Set out exactly every line of the entries below, starting at the line that holds "A kinesiologist measures" and stopping after the line that holds "An ergonomist records".
[Opening Study material section]
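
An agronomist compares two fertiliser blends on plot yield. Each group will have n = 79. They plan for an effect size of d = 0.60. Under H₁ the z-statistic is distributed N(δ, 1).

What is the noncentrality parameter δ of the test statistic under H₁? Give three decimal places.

δ ≈ 3.771

δ = d·√(n/2) = 0.60 × √(79/2) = 3.7709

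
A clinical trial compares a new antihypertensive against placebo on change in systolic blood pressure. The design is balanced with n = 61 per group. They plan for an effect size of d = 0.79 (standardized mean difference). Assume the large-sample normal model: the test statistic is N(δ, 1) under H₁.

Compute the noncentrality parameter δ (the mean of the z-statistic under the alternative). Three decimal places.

δ ≈ 4.363

The noncentrality parameter scales effect size by the design's sample-size factor: δ = d·√(n/2) = 0.79 × √(61/2) = 4.3629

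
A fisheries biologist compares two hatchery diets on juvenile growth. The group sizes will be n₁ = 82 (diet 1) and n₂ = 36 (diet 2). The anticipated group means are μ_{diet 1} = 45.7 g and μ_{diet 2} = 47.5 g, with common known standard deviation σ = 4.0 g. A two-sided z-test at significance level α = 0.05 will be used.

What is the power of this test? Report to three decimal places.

Power ≈ 0.614

Standardized effect: d = |μ_{diet 1} − μ_{diet 2}| / σ = |45.7 − 47.5| / 4.0 = 0.4500
Noncentrality parameter: δ = d / √(1/n₁ + 1/n₂) = 0.4500 / √(1/82 + 1/36) = 2.2508
Critical value for a two-sided test at α = 0.05: z_{α/2} = 1.960.
Power = Φ(δ − 1.960) + Φ(−δ − 1.960) = Φ(0.291) + Φ(-4.211) = 0.6144 + 0.0000 = 0.6144.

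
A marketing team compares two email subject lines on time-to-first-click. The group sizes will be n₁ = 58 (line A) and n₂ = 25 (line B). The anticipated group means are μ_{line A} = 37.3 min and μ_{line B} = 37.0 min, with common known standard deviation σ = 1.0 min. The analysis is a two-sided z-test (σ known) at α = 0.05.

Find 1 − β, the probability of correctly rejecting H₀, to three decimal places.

Standardized effect: d = |μ_{line A} − μ_{line B}| / σ = |37.3 − 37.0| / 1.0 = 0.3000
Noncentrality parameter: δ = d / √(1/n₁ + 1/n₂) = 0.3000 / √(1/58 + 1/25) = 1.2539
Critical value for a two-sided test at α = 0.05: z_{α/2} = 1.960.
Power = Φ(δ − 1.960) + Φ(−δ − 1.960) = Φ(-0.706) + Φ(-3.214) = 0.2401 + 0.0007 = 0.2407.

Power ≈ 0.241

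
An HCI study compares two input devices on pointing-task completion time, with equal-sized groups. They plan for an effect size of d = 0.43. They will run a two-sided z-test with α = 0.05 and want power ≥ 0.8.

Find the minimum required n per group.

Set Φ(δ − 1.960) = 0.8; then δ − 1.960 = Φ⁻¹(0.8) = 0.842, giving δ = 2.802.
(The Φ(−δ − z_{α/2}) term is vanishingly small for δ > 0 and is dropped in the standard sample-size formula.)
δ = d·√(n/2) ⇒ n = 2(δ/d)² = 2 × (2.802 / 0.43)² = 84.90.
Rounding up, n = 85 per group.

n = 85 per group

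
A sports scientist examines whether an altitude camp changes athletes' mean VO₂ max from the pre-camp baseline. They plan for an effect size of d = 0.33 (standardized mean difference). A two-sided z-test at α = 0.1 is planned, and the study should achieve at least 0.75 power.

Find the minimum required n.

n = 50

Set Φ(δ − 1.645) = 0.75; then δ − 1.645 = Φ⁻¹(0.75) = 0.674, giving δ = 2.319.
(Ignoring the negligible lower-tail rejection probability gives the usual closed-form inversion.)
δ = d·√n ⇒ n = (δ/d)² = (2.319 / 0.33)² = 49.40.
Round up to the next whole unit.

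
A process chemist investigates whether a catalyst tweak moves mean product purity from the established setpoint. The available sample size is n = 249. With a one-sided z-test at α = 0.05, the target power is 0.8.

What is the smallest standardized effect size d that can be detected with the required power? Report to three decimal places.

d ≈ 0.158

Need Φ(δ − 1.645) = 0.8, so δ = 1.645 + 0.842 = 2.486.
δ = d·√n ⇒ d = δ/√n = 2.486/√249 = 0.1576.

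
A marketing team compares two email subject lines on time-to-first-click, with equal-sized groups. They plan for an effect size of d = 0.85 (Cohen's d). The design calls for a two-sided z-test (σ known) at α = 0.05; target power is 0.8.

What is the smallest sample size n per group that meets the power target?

n = 22 per group

For power 0.8 need Φ(δ − z_{0.025}) = 0.8, so δ = z_{0.025} + z_{0.20} = 1.960 + 0.842 = 2.802.
(The Φ(−δ − z_{α/2}) term is vanishingly small for δ > 0 and is dropped in the standard sample-size formula.)
δ = d·√(n/2) ⇒ n = 2(δ/d)² = 2 × (2.802 / 0.85)² = 21.73.
Round up to the next whole unit.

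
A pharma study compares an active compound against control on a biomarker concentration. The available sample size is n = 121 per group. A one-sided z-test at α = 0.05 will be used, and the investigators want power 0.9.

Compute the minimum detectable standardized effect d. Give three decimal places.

d ≈ 0.376

Need Φ(δ − 1.645) = 0.9, so δ = 1.645 + 1.282 = 2.926.
δ = d·√(n/2) ⇒ d = δ/√(n/2) = 2.926/√(121/2) = 0.3762.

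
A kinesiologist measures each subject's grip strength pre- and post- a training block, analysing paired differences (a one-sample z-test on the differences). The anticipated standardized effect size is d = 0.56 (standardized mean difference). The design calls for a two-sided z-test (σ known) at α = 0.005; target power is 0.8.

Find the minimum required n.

For power 0.8 need Φ(δ − z_{0.0025}) = 0.8, so δ = z_{0.0025} + z_{0.20} = 2.807 + 0.842 = 3.649.
(Ignoring the negligible lower-tail rejection probability gives the usual closed-form inversion.)
δ = d·√n ⇒ n = (δ/d)² = (3.649 / 0.56)² = 42.45.
Round up to the next whole unit.

n = 43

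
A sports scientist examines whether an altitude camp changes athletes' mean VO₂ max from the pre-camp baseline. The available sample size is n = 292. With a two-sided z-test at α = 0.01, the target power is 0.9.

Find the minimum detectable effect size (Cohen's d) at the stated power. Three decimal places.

Need Φ(δ − 2.576) = 0.9, so δ = 2.576 + 1.282 = 3.857.
(The second rejection-region term Φ(−δ − z_{α/2}) is negligible and dropped.)
δ = d·√n ⇒ d = δ/√n = 3.857/√292 = 0.2257.

d ≈ 0.226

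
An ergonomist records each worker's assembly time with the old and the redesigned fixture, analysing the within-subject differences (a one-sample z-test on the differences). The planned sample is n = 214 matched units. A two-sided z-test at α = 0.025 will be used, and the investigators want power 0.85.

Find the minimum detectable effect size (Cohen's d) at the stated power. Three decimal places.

d ≈ 0.224

Need Φ(δ − 2.241) = 0.85, so δ = 2.241 + 1.036 = 3.278.
(Lower-tail contribution to power is negligible for δ > 0.)
δ = d·√n ⇒ d = δ/√n = 3.278/√214 = 0.2241.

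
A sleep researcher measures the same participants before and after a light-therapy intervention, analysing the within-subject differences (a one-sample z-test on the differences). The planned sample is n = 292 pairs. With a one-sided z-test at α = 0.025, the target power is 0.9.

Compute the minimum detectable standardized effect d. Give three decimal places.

d ≈ 0.190

Required noncentrality: δ = z_{0.025} + z_{0.10} = 1.960 + 1.282 = 3.242.
δ = d·√n ⇒ d = δ/√n = 3.242/√292 = 0.1897.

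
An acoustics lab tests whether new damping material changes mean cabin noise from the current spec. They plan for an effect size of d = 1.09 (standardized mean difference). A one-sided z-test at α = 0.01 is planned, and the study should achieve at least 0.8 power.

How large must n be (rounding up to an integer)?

For power 0.8 need Φ(δ − z_{0.01}) = 0.8, so δ = z_{0.01} + z_{0.20} = 2.326 + 0.842 = 3.168.
δ = d·√n ⇒ n = (δ/d)² = (3.168 / 1.09)² = 8.45.
Rounding up, n = 9.

n = 9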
[Closing Study material section]
Output of the exercise:
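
A kinesiologist measures each subject's grip strength pre- and post- a training block, analysing paired differences (a one-sample z-test on the differences). The anticipated standardized effect size is d = 0.56 (standardized mean difference). The design calls for a two-sided z-test (σ known) at α = 0.005; target power is 0.8.

Find the minimum required n.

For power 0.8 need Φ(δ − z_{0.0025}) = 0.8, so δ = z_{0.0025} + z_{0.20} = 2.807 + 0.842 = 3.649.
(Ignoring the negligible lower-tail rejection probability gives the usual closed-form inversion.)
δ = d·√n ⇒ n = (δ/d)² = (3.649 / 0.56)² = 42.45.
Round up to the next whole unit.

n = 43

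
A sports scientist examines whether an altitude camp changes athletes' mean VO₂ max from the pre-camp baseline. The available sample size is n = 292. With a two-sided z-test at α = 0.01, the target power is 0.9.

Find the minimum detectable effect size (Cohen's d) at the stated power. Three decimal places.

Need Φ(δ − 2.576) = 0.9, so δ = 2.576 + 1.282 = 3.857.
(The second rejection-region term Φ(−δ − z_{α/2}) is negligible and dropped.)
δ = d·√n ⇒ d = δ/√n = 3.857/√292 = 0.2257.

d ≈ 0.226

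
An ergonomist records each worker's assembly time with the old and the redesigned fixture, analysing the within-subject differences (a one-sample z-test on the differences). The planned sample is n = 214 matched units. A two-sided z-test at α = 0.025 will be used, and the investigators want power 0.85.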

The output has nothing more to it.